▸ **WHAT YOU WILL DO**:
Only lines holding the word "Consider" are needed; copy each of them from the material.

........

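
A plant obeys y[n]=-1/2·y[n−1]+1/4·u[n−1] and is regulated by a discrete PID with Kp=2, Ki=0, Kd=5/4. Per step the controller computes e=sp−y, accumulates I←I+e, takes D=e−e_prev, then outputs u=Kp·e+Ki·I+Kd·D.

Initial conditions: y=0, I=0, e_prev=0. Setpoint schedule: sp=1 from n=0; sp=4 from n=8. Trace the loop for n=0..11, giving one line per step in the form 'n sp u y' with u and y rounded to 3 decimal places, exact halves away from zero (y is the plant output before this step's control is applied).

(exact arithmetic carried between steps; '≈' marks a value shown rounded to 6 d.p. or computed from one; I and e_prev carry over from the previous line; the table rounds u and y to 3 d.p., halves away from zero)
n=0: y=0, sp=1, e=sp−y=1; I=1, D=e−e_prev=1; u=2·1+0·1+5/4·1=3.25; next y=-1/2·0+1/4·3.25=0.8125
n=1: y=0.8125, sp=1, e=sp−y=0.1875; I=1.1875, D=e−e_prev=-0.8125; u=2·0.1875+0·1.1875+5/4·(-0.8125)=-0.640625; next y=-1/2·0.8125+1/4·(-0.640625)≈-0.566406
n=2: y≈-0.566406, sp=1, e=sp−y≈1.566406; I≈2.753906, D=e−e_prev≈1.378906; u=2·1.566406+0·2.753906+5/4·1.378906≈4.856445; next y=-1/2·(-0.566406)+1/4·4.856445≈1.497314
n=3: y≈1.497314, sp=1, e=sp−y≈-0.497314; I≈2.256592, D=e−e_prev≈-2.063721; u=2·(-0.497314)+0·2.256592+5/4·(-2.063721)≈-3.574280; next y=-1/2·1.497314+1/4·(-3.574280)≈-1.642227
n=4: y≈-1.642227, sp=1, e=sp−y≈2.642227; I≈4.898819, D=e−e_prev≈3.139542; u=2·2.642227+0·4.898819+5/4·3.139542≈9.208881; next y=-1/2·(-1.642227)+1/4·9.208881≈3.123334
n=5: y≈3.123334, sp=1, e=sp−y≈-2.123334; I≈2.775485, D=e−e_prev≈-4.765561; u=2·(-2.123334)+0·2.775485+5/4·(-4.765561)≈-10.203619; next y=-1/2·3.123334+1/4·(-10.203619)≈-4.112572
n=6: y≈-4.112572, sp=1, e=sp−y≈5.112572; I≈7.888057, D=e−e_prev≈7.235906; u=2·5.112572+0·7.888057+5/4·7.235906≈19.270026; next y=-1/2·(-4.112572)+1/4·19.270026≈6.873792
n=7: y≈6.873792, sp=1, e=sp−y≈-5.873792; I≈2.014265, D=e−e_prev≈-10.986364; u=2·(-5.873792)+0·2.014265+5/4·(-10.986364)≈-25.480540; next y=-1/2·6.873792+1/4·(-25.480540)≈-9.807031
n=8: y≈-9.807031, sp=4, e=sp−y≈13.807031; I≈15.821296, D=e−e_prev≈19.680823; u=2·13.807031+0·15.821296+5/4·19.680823≈52.215091; next y=-1/2·(-9.807031)+1/4·52.215091≈17.957288
n=9: y≈17.957288, sp=4, e=sp−y≈-13.957288; I≈1.864007, D=e−e_prev≈-27.764319; u=2·(-13.957288)+0·1.864007+5/4·(-27.764319)≈-62.619976; next y=-1/2·17.957288+1/4·(-62.619976)≈-24.633638
n=10: y≈-24.633638, sp=4, e=sp−y≈28.633638; I≈30.497645, D=e−e_prev≈42.590927; u=2·28.633638+0·30.497645+5/4·42.590927≈110.505935; next y=-1/2·(-24.633638)+1/4·110.505935≈39.943303
n=11: y≈39.943303, sp=4, e=sp−y≈-35.943303; I≈-5.445657, D=e−e_prev≈-64.576941; u=2·(-35.943303)+0·(-5.445657)+5/4·(-64.576941)≈-152.607782; next y=-1/2·39.943303+1/4·(-152.607782)≈-58.123597

0 1 3.250 0.000
1 1 -0.641 0.813
2 1 4.856 -0.566
3 1 -3.574 1.497
4 1 9.209 -1.642
5 1 -10.204 3.123
6 1 19.270 -4.113
7 1 -25.481 6.874
8 4 52.215 -9.807
9 4 -62.620 17.957
10 4 110.506 -24.634
11 4 -152.608 39.943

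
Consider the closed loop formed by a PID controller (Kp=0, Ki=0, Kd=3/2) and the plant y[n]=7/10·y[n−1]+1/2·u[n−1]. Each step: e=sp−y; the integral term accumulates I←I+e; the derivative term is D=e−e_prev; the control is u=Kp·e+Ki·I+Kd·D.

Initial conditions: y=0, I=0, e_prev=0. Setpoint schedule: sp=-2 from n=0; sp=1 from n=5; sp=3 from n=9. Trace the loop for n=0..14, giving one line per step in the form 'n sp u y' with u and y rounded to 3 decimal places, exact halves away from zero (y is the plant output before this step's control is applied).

(exact arithmetic carried between steps; '≈' marks a value shown rounded to 6 d.p. or computed from one; I and e_prev carry over from the previous line; the table rounds u and y to 3 d.p., halves away from zero)
n=0: y=0, sp=-2, e=sp−y=-2; I=-2, D=e−e_prev=-2; u=0·(-2)+0·(-2)+3/2·(-2)=-3; next y=7/10·0+1/2·(-3)=-1.5
n=1: y=-1.5, sp=-2, e=sp−y=-0.5; I=-2.5, D=e−e_prev=1.5; u=0·(-0.5)+0·(-2.5)+3/2·1.5=2.25; next y=7/10·(-1.5)+1/2·2.25=0.075
n=2: y=0.075, sp=-2, e=sp−y=-2.075; I=-4.575, D=e−e_prev=-1.575; u=0·(-2.075)+0·(-4.575)+3/2·(-1.575)=-2.3625; next y=7/10·0.075+1/2·(-2.3625)=-1.12875
n=3: y=-1.12875, sp=-2, e=sp−y=-0.87125; I=-5.44625, D=e−e_prev=1.20375; u=0·(-0.87125)+0·(-5.44625)+3/2·1.20375=1.805625; next y=7/10·(-1.12875)+1/2·1.805625≈0.112688
n=4: y≈0.112688, sp=-2, e=sp−y≈-2.112688; I≈-7.558938, D=e−e_prev≈-1.241438; u=0·(-2.112688)+0·(-7.558938)+3/2·(-1.241438)≈-1.862156; next y=7/10·0.112688+1/2·(-1.862156)≈-0.852197
n=5: y≈-0.852197, sp=1, e=sp−y≈1.852197; I≈-5.706741, D=e−e_prev≈3.964884; u=0·1.852197+0·(-5.706741)+3/2·3.964884≈5.947327; next y=7/10·(-0.852197)+1/2·5.947327≈2.377125
n=6: y≈2.377125, sp=1, e=sp−y≈-1.377125; I≈-7.083866, D=e−e_prev≈-3.229322; u=0·(-1.377125)+0·(-7.083866)+3/2·(-3.229322)≈-4.843984; next y=7/10·2.377125+1/2·(-4.843984)≈-0.758004
n=7: y≈-0.758004, sp=1, e=sp−y≈1.758004; I≈-5.325862, D=e−e_prev≈3.135129; u=0·1.758004+0·(-5.325862)+3/2·3.135129≈4.702694; next y=7/10·(-0.758004)+1/2·4.702694≈1.820744
n=8: y≈1.820744, sp=1, e=sp−y≈-0.820744; I≈-6.146606, D=e−e_prev≈-2.578748; u=0·(-0.820744)+0·(-6.146606)+3/2·(-2.578748)≈-3.868122; next y=7/10·1.820744+1/2·(-3.868122)≈-0.659540
n=9: y≈-0.659540, sp=3, e=sp−y≈3.659540; I≈-2.487066, D=e−e_prev≈4.480284; u=0·3.659540+0·(-2.487066)+3/2·4.480284≈6.720427; next y=7/10·(-0.659540)+1/2·6.720427≈2.898535
n=10: y≈2.898535, sp=3, e=sp−y≈0.101465; I≈-2.385602, D=e−e_prev≈-3.558075; u=0·0.101465+0·(-2.385602)+3/2·(-3.558075)≈-5.337113; next y=7/10·2.898535+1/2·(-5.337113)≈-0.639582
n=11: y≈-0.639582, sp=3, e=sp−y≈3.639582; I≈1.253980, D=e−e_prev≈3.538117; u=0·3.639582+0·1.253980+3/2·3.538117≈5.307176; next y=7/10·(-0.639582)+1/2·5.307176≈2.205881
n=12: y≈2.205881, sp=3, e=sp−y≈0.794119; I≈2.048100, D=e−e_prev≈-2.845462; u=0·0.794119+0·2.048100+3/2·(-2.845462)≈-4.268194; next y=7/10·2.205881+1/2·(-4.268194)≈-0.589980
n=13: y≈-0.589980, sp=3, e=sp−y≈3.589980; I≈5.638080, D=e−e_prev≈2.795861; u=0·3.589980+0·5.638080+3/2·2.795861≈4.193791; next y=7/10·(-0.589980)+1/2·4.193791≈1.683909
n=14: y≈1.683909, sp=3, e=sp−y≈1.316091; I≈6.954171, D=e−e_prev≈-2.273890; u=0·1.316091+0·6.954171+3/2·(-2.273890)≈-3.410835; next y=7/10·1.683909+1/2·(-3.410835)≈-0.526681

0 -2 -3.000 0.000
1 -2 2.250 -1.500
2 -2 -2.363 0.075
3 -2 1.806 -1.129
4 -2 -1.862 0.113
5 1 5.947 -0.852
6 1 -4.844 2.377
7 1 4.703 -0.758
8 1 -3.868 1.821
9 3 6.720 -0.660
10 3 -5.337 2.899
11 3 5.307 -0.640
12 3 -4.268 2.206
13 3 4.194 -0.590
14 3 -3.411 1.684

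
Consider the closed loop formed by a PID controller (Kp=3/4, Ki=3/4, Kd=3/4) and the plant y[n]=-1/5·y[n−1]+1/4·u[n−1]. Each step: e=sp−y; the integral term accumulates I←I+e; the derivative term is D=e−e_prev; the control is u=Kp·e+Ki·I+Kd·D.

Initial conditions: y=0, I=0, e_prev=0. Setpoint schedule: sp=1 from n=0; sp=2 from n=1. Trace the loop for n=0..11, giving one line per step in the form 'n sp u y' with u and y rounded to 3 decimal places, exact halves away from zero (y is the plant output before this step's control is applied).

0 1 2.250 0.000
1 2 3.234 0.563
2 2 3.684 0.696
3 2 4.569 0.782
4 2 5.088 0.986
5 2 5.802 1.075
6 2 6.200 1.235
7 2 6.742 1.303
8 2 7.041 1.425
9 2 7.451 1.475
10 2 7.674 1.568
11 2 7.984 1.605

(exact arithmetic carried between steps; '≈' marks a value shown rounded to 6 d.p. or computed from one; I and e_prev carry over from the previous line; the table rounds u and y to 3 d.p., halves away from zero)
n=0: y=0, sp=1, e=sp−y=1; I=1, D=e−e_prev=1; u=3/4·1+3/4·1+3/4·1=2.25; next y=-1/5·0+1/4·2.25=0.5625
n=1: y=0.5625, sp=2, e=sp−y=1.4375; I=2.4375, D=e−e_prev=0.4375; u=3/4·1.4375+3/4·2.4375+3/4·0.4375=3.234375; next y=-1/5·0.5625+1/4·3.234375≈0.696094
n=2: y≈0.696094, sp=2, e=sp−y≈1.303906; I≈3.741406, D=e−e_prev≈-0.133594; u=3/4·1.303906+3/4·3.741406+3/4·(-0.133594)≈3.683789; next y=-1/5·0.696094+1/4·3.683789≈0.781729
n=3: y≈0.781729, sp=2, e=sp−y≈1.218271; I≈4.959678, D=e−e_prev≈-0.085635; u=3/4·1.218271+3/4·4.959678+3/4·(-0.085635)≈4.569236; next y=-1/5·0.781729+1/4·4.569236≈0.985963
n=4: y≈0.985963, sp=2, e=sp−y≈1.014037; I≈5.973714, D=e−e_prev≈-0.204235; u=3/4·1.014037+3/4·5.973714+3/4·(-0.204235)≈5.087637; next y=-1/5·0.985963+1/4·5.087637≈1.074717
n=5: y≈1.074717, sp=2, e=sp−y≈0.925283; I≈6.898998, D=e−e_prev≈-0.088753; u=3/4·0.925283+3/4·6.898998+3/4·(-0.088753)≈5.801646; next y=-1/5·1.074717+1/4·5.801646≈1.235468
n=6: y≈1.235468, sp=2, e=sp−y≈0.764532; I≈7.663530, D=e−e_prev≈-0.160751; u=3/4·0.764532+3/4·7.663530+3/4·(-0.160751)≈6.200483; next y=-1/5·1.235468+1/4·6.200483≈1.303027
n=7: y≈1.303027, sp=2, e=sp−y≈0.696973; I≈8.360503, D=e−e_prev≈-0.067559; u=3/4·0.696973+3/4·8.360503+3/4·(-0.067559)≈6.742438; next y=-1/5·1.303027+1/4·6.742438≈1.425004
n=8: y≈1.425004, sp=2, e=sp−y≈0.574996; I≈8.935499, D=e−e_prev≈-0.121977; u=3/4·0.574996+3/4·8.935499+3/4·(-0.121977)≈7.041388; next y=-1/5·1.425004+1/4·7.041388≈1.475346
n=9: y≈1.475346, sp=2, e=sp−y≈0.524654; I≈9.460152, D=e−e_prev≈-0.050342; u=3/4·0.524654+3/4·9.460152+3/4·(-0.050342)≈7.450848; next y=-1/5·1.475346+1/4·7.450848≈1.567643
n=10: y≈1.567643, sp=2, e=sp−y≈0.432357; I≈9.892510, D=e−e_prev≈-0.092296; u=3/4·0.432357+3/4·9.892510+3/4·(-0.092296)≈7.674428; next y=-1/5·1.567643+1/4·7.674428≈1.605078
n=11: y≈1.605078, sp=2, e=sp−y≈0.394922; I≈10.287431, D=e−e_prev≈-0.037436; u=3/4·0.394922+3/4·10.287431+3/4·(-0.037436)≈7.983688; next y=-1/5·1.605078+1/4·7.983688≈1.674906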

........

▸ **RESULT OF THIS EXERCISE**:
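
Consider the closed loop formed by a PID controller (Kp=0, Ki=0, Kd=3/2) and the plant y[n]=7/10·y[n−1]+1/2·u[n−1]. Each step: e=sp−y; the integral term accumulates I←I+e; the derivative term is D=e−e_prev; the control is u=Kp·e+Ki·I+Kd·D.
Consider the closed loop formed by a PID controller (Kp=3/4, Ki=3/4, Kd=3/4) and the plant y[n]=-1/5·y[n−1]+1/4·u[n−1]. Each step: e=sp−y; the integral term accumulates I←I+e; the derivative term is D=e−e_prev; the control is u=Kp·e+Ki·I+Kd·D.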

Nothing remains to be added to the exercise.